(REQUIRED WORK): Look in the material below for the line with "Answer: 324" and the line with "Answer: -367/2 ≈ -183.50", then set down exactly those two lines and all lines between, nothing more.

(PROVIDED DATA):
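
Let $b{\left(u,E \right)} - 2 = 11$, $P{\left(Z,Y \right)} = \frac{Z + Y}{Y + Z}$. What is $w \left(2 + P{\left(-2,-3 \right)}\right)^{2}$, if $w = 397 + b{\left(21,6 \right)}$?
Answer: $3690$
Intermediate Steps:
$P{\left(Z,Y \right)} = 1$ ($P{\left(Z,Y \right)} = \frac{Y + Z}{Y + Z} = 1$)
$b{\left(u,E \right)} = 13$ ($b{\left(u,E \right)} = 2 + 11 = 13$)
$w = 410$ ($w = 397 + 13 = 410$)
$w \left(2 + P{\left(-2,-3 \right)}\right)^{2} = 410 \left(2 + 1\right)^{2} = 410 \cdot 3^{2} = 410 \cdot 9 = 3690$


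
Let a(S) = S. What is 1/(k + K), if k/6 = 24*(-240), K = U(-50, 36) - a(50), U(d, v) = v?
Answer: -1/34574 ≈ -2.8923e-5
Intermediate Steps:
K = -14 (K = 36 - 1*50 = 36 - 50 = -14)
k = -34560 (k = 6*(24*(-240)) = 6*(-5760) = -34560)
1/(k + K) = 1/(-34560 - 14) = 1/(-34574) = -1/34574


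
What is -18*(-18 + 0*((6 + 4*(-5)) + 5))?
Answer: 324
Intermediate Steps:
-18*(-18 + 0*((6 + 4*(-5)) + 5)) = -18*(-18 + 0*((6 - 20) + 5)) = -18*(-18 + 0*(-14 + 5)) = -18*(-18 + 0*(-9)) = -18*(-18 + 0) = -18*(-18) = 324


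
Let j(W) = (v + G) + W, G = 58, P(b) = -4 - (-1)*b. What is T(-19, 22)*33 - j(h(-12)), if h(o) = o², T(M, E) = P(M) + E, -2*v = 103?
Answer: -367/2 ≈ -183.50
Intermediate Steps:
v = -103/2 (v = -½*103 = -103/2 ≈ -51.500)
P(b) = -4 + b
T(M, E) = -4 + E + M (T(M, E) = (-4 + M) + E = -4 + E + M)
j(W) = 13/2 + W (j(W) = (-103/2 + 58) + W = 13/2 + W)
T(-19, 22)*33 - j(h(-12)) = (-4 + 22 - 19)*33 - (13/2 + (-12)²) = -1*33 - (13/2 + 144) = -33 - 1*301/2 = -33 - 301/2 = -367/2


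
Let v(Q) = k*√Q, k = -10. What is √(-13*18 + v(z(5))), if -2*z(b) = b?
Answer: √(-234 - 5*I*√10) ≈ 0.51652 - 15.306*I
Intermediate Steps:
z(b) = -b/2
v(Q) = -10*√Q
√(-13*18 + v(z(5))) = √(-13*18 - 10*I*√10/2) = √(-234 - 5*I*√10)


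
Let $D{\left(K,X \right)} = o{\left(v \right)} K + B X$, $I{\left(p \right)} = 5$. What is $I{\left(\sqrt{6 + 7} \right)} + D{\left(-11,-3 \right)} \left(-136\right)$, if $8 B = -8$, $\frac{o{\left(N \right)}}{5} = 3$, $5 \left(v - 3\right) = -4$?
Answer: $22037$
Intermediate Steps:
$v = \frac{11}{5}$ ($v = 3 + \frac{1}{5} \left(-4\right) = 3 - \frac{4}{5} = \frac{11}{5} \approx 2.2$)
$o{\left(N \right)} = 15$ ($o{\left(N \right)} = 5 \cdot 3 = 15$)
$B = -1$ ($B = \frac{1}{8} \left(-8\right) = -1$)
$D{\left(K,X \right)} = - X + 15 K$ ($D{\left(K,X \right)} = 15 K - X = - X + 15 K$)
$I{\left(\sqrt{6 + 7} \right)} + D{\left(-11,-3 \right)} \left(-136\right) = 5 + \left(\left(-1\right) \left(-3\right) + 15 \left(-11\right)\right) \left(-136\right) = 5 + \left(3 - 165\right) \left(-136\right) = 5 - -22032 = 5 + 22032 = 22037$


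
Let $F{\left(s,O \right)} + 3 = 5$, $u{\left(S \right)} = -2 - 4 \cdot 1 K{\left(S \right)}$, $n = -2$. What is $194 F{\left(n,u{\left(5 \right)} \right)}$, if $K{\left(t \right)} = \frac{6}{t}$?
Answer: $388$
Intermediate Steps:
$u{\left(S \right)} = -2 - \frac{24}{S}$ ($u{\left(S \right)} = -2 - 4 \cdot 1 \frac{6}{S} = -2 - 4 \frac{6}{S} = -2 - \frac{24}{S}$)
$F{\left(s,O \right)} = 2$ ($F{\left(s,O \right)} = -3 + 5 = 2$)
$194 F{\left(n,u{\left(5 \right)} \right)} = 194 \cdot 2 = 388$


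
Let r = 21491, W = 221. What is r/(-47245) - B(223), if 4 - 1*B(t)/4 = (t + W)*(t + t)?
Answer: 37421798109/47245 ≈ 7.9208e+5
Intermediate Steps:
B(t) = 16 - 8*t*(221 + t) (B(t) = 16 - 4*(t + 221)*(t + t) = 16 - 4*(221 + t)*2*t = 16 - 8*t*(221 + t))
r/(-47245) - B(223) = 21491/(-47245) - (16 - 1768*223 - 8*223²) = 21491*(-1/47245) - (16 - 394264 - 8*49729) = -21491/47245 - (16 - 394264 - 397832) = -21491/47245 - 1*(-792080) = -21491/47245 + 792080 = 37421798109/47245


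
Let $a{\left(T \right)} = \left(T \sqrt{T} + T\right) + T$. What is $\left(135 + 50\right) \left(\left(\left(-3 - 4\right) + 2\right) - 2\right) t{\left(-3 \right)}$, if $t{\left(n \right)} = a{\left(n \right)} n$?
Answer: $-23310 - 11655 i \sqrt{3} \approx -23310.0 - 20187.0 i$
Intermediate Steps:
$a{\left(T \right)} = T^{\frac{3}{2}} + 2 T$ ($a{\left(T \right)} = \left(T^{\frac{3}{2}} + T\right) + T = \left(T + T^{\frac{3}{2}}\right) + T = T^{\frac{3}{2}} + 2 T$)
$t{\left(n \right)} = n \left(n^{\frac{3}{2}} + 2 n\right)$ ($t{\left(n \right)} = \left(n^{\frac{3}{2}} + 2 n\right) n = n \left(n^{\frac{3}{2}} + 2 n\right)$)
$\left(135 + 50\right) \left(\left(\left(-3 - 4\right) + 2\right) - 2\right) t{\left(-3 \right)} = \left(135 + 50\right) \left(\left(\left(-3 - 4\right) + 2\right) - 2\right) \left(- 3 \left(\left(-3\right)^{\frac{3}{2}} + 2 \left(-3\right)\right)\right) = 185 \left(\left(-7 + 2\right) - 2\right) \left(- 3 \left(- 3 i \sqrt{3} - 6\right)\right) = 185 \left(-5 - 2\right) \left(- 3 \left(-6 - 3 i \sqrt{3}\right)\right) = 185 \left(- 7 \left(18 + 9 i \sqrt{3}\right)\right) = 185 \left(-126 - 63 i \sqrt{3}\right) = -23310 - 11655 i \sqrt{3}$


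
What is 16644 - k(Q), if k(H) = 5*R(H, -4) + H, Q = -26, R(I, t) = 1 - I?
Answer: 16535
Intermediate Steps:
k(H) = 5 - 4*H (k(H) = 5*(1 - H) + H = (5 - 5*H) + H = 5 - 4*H)
16644 - k(Q) = 16644 - (5 - 4*(-26)) = 16644 - (5 + 104) = 16644 - 1*109 = 16644 - 109 = 16535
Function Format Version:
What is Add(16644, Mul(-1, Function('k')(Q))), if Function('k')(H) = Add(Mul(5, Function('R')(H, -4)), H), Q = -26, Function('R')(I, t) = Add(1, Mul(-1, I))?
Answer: 16535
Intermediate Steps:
Function('k')(H) = Add(5, Mul(-4, H)) (Function('k')(H) = Add(Mul(5, Add(1, Mul(-1, H))), H) = Add(Add(5, Mul(-5, H)), H) = Add(5, Mul(-4, H)))
Add(16644, Mul(-1, Function('k')(Q))) = Add(16644, Mul(-1, Add(5, Mul(-4, -26)))) = Add(16644, Mul(-1, Add(5, 104))) = Add(16644, Mul(-1, 109)) = Add(16644, -109) = 16535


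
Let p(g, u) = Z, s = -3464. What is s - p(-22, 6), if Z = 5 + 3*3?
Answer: -3478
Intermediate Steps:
Z = 14 (Z = 5 + 9 = 14)
p(g, u) = 14
s - p(-22, 6) = -3464 - 1*14 = -3464 - 14 = -3478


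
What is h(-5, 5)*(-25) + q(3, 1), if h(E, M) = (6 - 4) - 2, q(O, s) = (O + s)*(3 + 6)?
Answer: 36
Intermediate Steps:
q(O, s) = 9*O + 9*s (q(O, s) = (O + s)*9 = 9*O + 9*s)
h(E, M) = 0 (h(E, M) = 2 - 2 = 0)
h(-5, 5)*(-25) + q(3, 1) = 0*(-25) + (9*3 + 9*1) = 0 + (27 + 9) = 0 + 36 = 36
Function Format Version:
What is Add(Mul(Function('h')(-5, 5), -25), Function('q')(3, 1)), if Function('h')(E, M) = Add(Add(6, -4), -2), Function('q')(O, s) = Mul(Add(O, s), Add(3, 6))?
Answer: 36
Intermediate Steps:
Function('q')(O, s) = Add(Mul(9, O), Mul(9, s)) (Function('q')(O, s) = Mul(Add(O, s), 9) = Add(Mul(9, O), Mul(9, s)))
Function('h')(E, M) = 0 (Function('h')(E, M) = Add(2, -2) = 0)
Add(Mul(Function('h')(-5, 5), -25), Function('q')(3, 1)) = Add(Mul(0, -25), Add(Mul(9, 3), Mul(9, 1))) = Add(0, Add(27, 9)) = Add(0, 36) = 36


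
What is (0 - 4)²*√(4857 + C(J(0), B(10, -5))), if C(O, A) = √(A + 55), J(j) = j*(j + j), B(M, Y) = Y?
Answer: 16*√(4857 + 5*√2) ≈ 1115.9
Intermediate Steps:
J(j) = 2*j² (J(j) = j*(2*j) = 2*j²)
C(O, A) = √(55 + A)
(0 - 4)²*√(4857 + C(J(0), B(10, -5))) = (0 - 4)²*√(4857 + √(55 - 5)) = (-4)²*√(4857 + √50) = 16*√(4857 + 5*√2)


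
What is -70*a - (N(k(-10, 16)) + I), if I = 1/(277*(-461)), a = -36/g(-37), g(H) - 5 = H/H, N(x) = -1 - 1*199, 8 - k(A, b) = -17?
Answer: 79172141/127697 ≈ 620.00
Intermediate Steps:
k(A, b) = 25 (k(A, b) = 8 - 1*(-17) = 8 + 17 = 25)
N(x) = -200 (N(x) = -1 - 199 = -200)
g(H) = 6 (g(H) = 5 + H/H = 5 + 1 = 6)
a = -6 (a = -36/6 = -36*⅙ = -6)
I = -1/127697 (I = 1/(-127697) = -1/127697 ≈ -7.8310e-6)
-70*a - (N(k(-10, 16)) + I) = -70*(-6) - (-200 - 1/127697) = 420 - 1*(-25539401/127697) = 420 + 25539401/127697 = 79172141/127697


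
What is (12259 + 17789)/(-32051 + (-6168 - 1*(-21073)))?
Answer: -15024/8573 ≈ -1.7525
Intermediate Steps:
(12259 + 17789)/(-32051 + (-6168 - 1*(-21073))) = 30048/(-32051 + (-6168 + 21073)) = 30048/(-32051 + 14905) = 30048/(-17146) = 30048*(-1/17146) = -15024/8573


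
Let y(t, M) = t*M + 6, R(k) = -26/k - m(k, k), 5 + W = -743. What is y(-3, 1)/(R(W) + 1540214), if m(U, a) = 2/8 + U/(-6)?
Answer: 6732/3455959981 ≈ 1.9479e-6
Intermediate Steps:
W = -748 (W = -5 - 743 = -748)
m(U, a) = ¼ - U/6 (m(U, a) = 2*(⅛) + U*(-⅙) = ¼ - U/6)
R(k) = -¼ - 26/k + k/6 (R(k) = -26/k - (¼ - k/6) = -26/k + (-¼ + k/6) = -¼ - 26/k + k/6)
y(t, M) = 6 + M*t (y(t, M) = M*t + 6 = 6 + M*t)
y(-3, 1)/(R(W) + 1540214) = (6 + 1*(-3))/((-¼ - 26/(-748) + (⅙)*(-748)) + 1540214) = (6 - 3)/((-¼ - 26*(-1/748) - 374/3) + 1540214) = 3/((-¼ + 13/374 - 374/3) + 1540214) = 3/(-280235/2244 + 1540214) = 3/(3455959981/2244) = 3*(2244/3455959981) = 6732/3455959981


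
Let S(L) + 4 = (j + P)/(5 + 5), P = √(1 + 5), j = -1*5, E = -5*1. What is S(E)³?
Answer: -18387/200 + 6081*√6/1000 ≈ -77.040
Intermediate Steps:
E = -5
j = -5
P = √6 ≈ 2.4495
S(L) = -9/2 + √6/10 (S(L) = -4 + (-5 + √6)/(5 + 5) = -4 + (-5 + √6)/10 = -4 + (-5 + √6)*(⅒) = -4 + (-½ + √6/10) = -9/2 + √6/10)
S(E)³ = (-9/2 + √6/10)³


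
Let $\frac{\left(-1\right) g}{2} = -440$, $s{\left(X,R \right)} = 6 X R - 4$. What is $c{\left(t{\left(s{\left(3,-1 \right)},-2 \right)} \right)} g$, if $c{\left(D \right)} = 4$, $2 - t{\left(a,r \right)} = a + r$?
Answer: $3520$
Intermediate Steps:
$s{\left(X,R \right)} = -4 + 6 R X$ ($s{\left(X,R \right)} = 6 R X - 4 = -4 + 6 R X$)
$t{\left(a,r \right)} = 2 - a - r$ ($t{\left(a,r \right)} = 2 - \left(a + r\right) = 2 - a - r$)
$g = 880$ ($g = \left(-2\right) \left(-440\right) = 880$)
$c{\left(t{\left(s{\left(3,-1 \right)},-2 \right)} \right)} g = 4 \cdot 880 = 3520$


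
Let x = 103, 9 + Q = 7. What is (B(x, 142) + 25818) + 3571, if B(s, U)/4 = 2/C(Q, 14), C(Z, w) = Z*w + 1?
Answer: 793495/27 ≈ 29389.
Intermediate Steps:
Q = -2 (Q = -9 + 7 = -2)
C(Z, w) = 1 + Z*w
B(s, U) = -8/27 (B(s, U) = 4*(2/(1 - 2*14)) = 4*(2/(1 - 28)) = 4*(2/(-27)) = 4*(2*(-1/27)) = 4*(-2/27) = -8/27)
(B(x, 142) + 25818) + 3571 = (-8/27 + 25818) + 3571 = 697078/27 + 3571 = 793495/27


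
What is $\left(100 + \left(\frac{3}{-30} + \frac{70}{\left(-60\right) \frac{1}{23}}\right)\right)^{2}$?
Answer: $\frac{1201216}{225} \approx 5338.7$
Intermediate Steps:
$\left(100 + \left(\frac{3}{-30} + \frac{70}{\left(-60\right) \frac{1}{23}}\right)\right)^{2} = \left(100 + \left(3 \left(- \frac{1}{30}\right) + \frac{70}{\left(-60\right) \frac{1}{23}}\right)\right)^{2} = \left(100 + \left(- \frac{1}{10} + \frac{70}{- \frac{60}{23}}\right)\right)^{2} = \left(100 + \left(- \frac{1}{10} + 70 \left(- \frac{23}{60}\right)\right)\right)^{2} = \left(100 - \frac{404}{15}\right)^{2} = \left(\frac{1096}{15}\right)^{2} = \frac{1201216}{225}$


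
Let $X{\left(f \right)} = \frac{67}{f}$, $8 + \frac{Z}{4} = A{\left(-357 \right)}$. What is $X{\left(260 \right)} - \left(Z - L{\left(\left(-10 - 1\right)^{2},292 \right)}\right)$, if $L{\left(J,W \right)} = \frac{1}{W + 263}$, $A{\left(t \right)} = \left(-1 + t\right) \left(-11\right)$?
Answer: $- \frac{453671711}{28860} \approx -15720.0$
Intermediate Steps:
$A{\left(t \right)} = 11 - 11 t$
$Z = 15720$ ($Z = -32 + 4 \left(11 - -3927\right) = -32 + 4 \left(11 + 3927\right) = -32 + 4 \cdot 3938 = -32 + 15752 = 15720$)
$L{\left(J,W \right)} = \frac{1}{263 + W}$
$X{\left(260 \right)} - \left(Z - L{\left(\left(-10 - 1\right)^{2},292 \right)}\right) = \frac{67}{260} - \left(15720 - \frac{1}{263 + 292}\right) = 67 \cdot \frac{1}{260} - \left(15720 - \frac{1}{555}\right) = \frac{67}{260} - \left(15720 - \frac{1}{555}\right) = \frac{67}{260} - \frac{8724599}{555} = - \frac{453671711}{28860}$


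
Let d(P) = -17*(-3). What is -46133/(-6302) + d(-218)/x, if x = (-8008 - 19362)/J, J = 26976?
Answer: -411847/9590 ≈ -42.945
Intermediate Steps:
x = -13685/13488 (x = (-8008 - 19362)/26976 = -27370*1/26976 = -13685/13488 ≈ -1.0146)
d(P) = 51
-46133/(-6302) + d(-218)/x = -46133/(-6302) + 51/(-13685/13488) = -46133*(-1/6302) + 51*(-13488/13685) = 46133/6302 - 40464/805 = -411847/9590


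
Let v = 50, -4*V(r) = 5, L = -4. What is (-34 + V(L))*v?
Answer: -3525/2 ≈ -1762.5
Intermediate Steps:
V(r) = -5/4 (V(r) = -1/4*5 = -5/4)
(-34 + V(L))*v = (-34 - 5/4)*50 = -141/4*50 = -3525/2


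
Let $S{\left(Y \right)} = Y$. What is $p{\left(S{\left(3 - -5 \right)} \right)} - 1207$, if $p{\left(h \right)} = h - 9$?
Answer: $-1208$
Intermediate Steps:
$p{\left(h \right)} = -9 + h$
$p{\left(S{\left(3 - -5 \right)} \right)} - 1207 = \left(-9 + \left(3 - -5\right)\right) - 1207 = \left(-9 + \left(3 + 5\right)\right) - 1207 = \left(-9 + 8\right) - 1207 = -1 - 1207 = -1208$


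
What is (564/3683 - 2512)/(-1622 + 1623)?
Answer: -9251132/3683 ≈ -2511.8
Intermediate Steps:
(564/3683 - 2512)/(-1622 + 1623) = (564*(1/3683) - 2512)/1 = (564/3683 - 2512)*1 = -9251132/3683*1 = -9251132/3683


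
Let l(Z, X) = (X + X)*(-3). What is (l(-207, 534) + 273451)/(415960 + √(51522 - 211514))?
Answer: 14051492765/21627860199 - 270247*I*√39998/86511440796 ≈ 0.64969 - 0.00062475*I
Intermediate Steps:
l(Z, X) = -6*X (l(Z, X) = (2*X)*(-3) = -6*X)
(l(-207, 534) + 273451)/(415960 + √(51522 - 211514)) = (-6*534 + 273451)/(415960 + √(51522 - 211514)) = (-3204 + 273451)/(415960 + √(-159992)) = 270247/(415960 + 2*I*√39998)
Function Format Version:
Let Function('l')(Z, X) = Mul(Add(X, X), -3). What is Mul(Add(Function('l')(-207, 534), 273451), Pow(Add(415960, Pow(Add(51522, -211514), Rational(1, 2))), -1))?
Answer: Add(Rational(14051492765, 21627860199), Mul(Rational(-270247, 86511440796), I, Pow(39998, Rational(1, 2)))) ≈ Add(0.64969, Mul(-0.00062475, I))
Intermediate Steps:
Function('l')(Z, X) = Mul(-6, X) (Function('l')(Z, X) = Mul(Mul(2, X), -3) = Mul(-6, X))
Mul(Add(Function('l')(-207, 534), 273451), Pow(Add(415960, Pow(Add(51522, -211514), Rational(1, 2))), -1)) = Mul(Add(Mul(-6, 534), 273451), Pow(Add(415960, Pow(Add(51522, -211514), Rational(1, 2))), -1)) = Mul(Add(-3204, 273451), Pow(Add(415960, Pow(-159992, Rational(1, 2))), -1)) = Mul(270247, Pow(Add(415960, Mul(2, I, Pow(39998, Rational(1, 2)))), -1))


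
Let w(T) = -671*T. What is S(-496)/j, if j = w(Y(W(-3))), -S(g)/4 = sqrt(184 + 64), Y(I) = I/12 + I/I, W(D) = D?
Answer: 32*sqrt(62)/2013 ≈ 0.12517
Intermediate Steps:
Y(I) = 1 + I/12 (Y(I) = I*(1/12) + 1 = I/12 + 1 = 1 + I/12)
S(g) = -8*sqrt(62) (S(g) = -4*sqrt(184 + 64) = -8*sqrt(62))
j = -2013/4 (j = -671*(1 + (1/12)*(-3)) = -671*(1 - 1/4) = -671*3/4 = -2013/4 ≈ -503.25)
S(-496)/j = (-8*sqrt(62))/(-2013/4) = -8*sqrt(62)*(-4/2013) = 32*sqrt(62)/2013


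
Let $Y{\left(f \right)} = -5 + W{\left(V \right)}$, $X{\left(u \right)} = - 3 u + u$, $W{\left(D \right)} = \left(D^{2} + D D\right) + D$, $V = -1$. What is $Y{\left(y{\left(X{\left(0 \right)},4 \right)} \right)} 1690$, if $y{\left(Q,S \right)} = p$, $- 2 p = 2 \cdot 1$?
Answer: $-6760$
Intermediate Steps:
$W{\left(D \right)} = D + 2 D^{2}$ ($W{\left(D \right)} = \left(D^{2} + D^{2}\right) + D = 2 D^{2} + D = D + 2 D^{2}$)
$X{\left(u \right)} = - 2 u$
$p = -1$ ($p = - \frac{2 \cdot 1}{2} = \left(- \frac{1}{2}\right) 2 = -1$)
$y{\left(Q,S \right)} = -1$
$Y{\left(f \right)} = -4$ ($Y{\left(f \right)} = -5 - \left(1 + 2 \left(-1\right)\right) = -5 - \left(1 - 2\right) = -5 - -1 = -5 + 1 = -4$)
$Y{\left(y{\left(X{\left(0 \right)},4 \right)} \right)} 1690 = \left(-4\right) 1690 = -6760$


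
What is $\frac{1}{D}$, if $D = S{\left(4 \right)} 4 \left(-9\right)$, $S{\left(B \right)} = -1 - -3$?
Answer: $- \frac{1}{72} \approx -0.013889$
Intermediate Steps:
$S{\left(B \right)} = 2$ ($S{\left(B \right)} = -1 + 3 = 2$)
$D = -72$ ($D = 2 \cdot 4 \left(-9\right) = 8 \left(-9\right) = -72$)
$\frac{1}{D} = \frac{1}{-72} = - \frac{1}{72}$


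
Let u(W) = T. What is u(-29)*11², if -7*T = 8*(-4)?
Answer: 3872/7 ≈ 553.14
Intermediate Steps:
T = 32/7 (T = -8*(-4)/7 = -⅐*(-32) = 32/7 ≈ 4.5714)
u(W) = 32/7
u(-29)*11² = (32/7)*11² = (32/7)*121 = 3872/7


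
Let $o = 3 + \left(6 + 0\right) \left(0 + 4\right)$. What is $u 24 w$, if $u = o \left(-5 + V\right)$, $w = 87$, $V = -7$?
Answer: $-676512$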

(RESPONSE BOX):
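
Answer: 324
Intermediate Steps:
-18*(-18 + 0*((6 + 4*(-5)) + 5)) = -18*(-18 + 0*((6 - 20) + 5)) = -18*(-18 + 0*(-14 + 5)) = -18*(-18 + 0*(-9)) = -18*(-18 + 0) = -18*(-18) = 324


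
Let j(W) = (v + G) + W, G = 58, P(b) = -4 - (-1)*b. What is T(-19, 22)*33 - j(h(-12)), if h(o) = o², T(M, E) = P(M) + E, -2*v = 103?
Answer: -367/2 ≈ -183.50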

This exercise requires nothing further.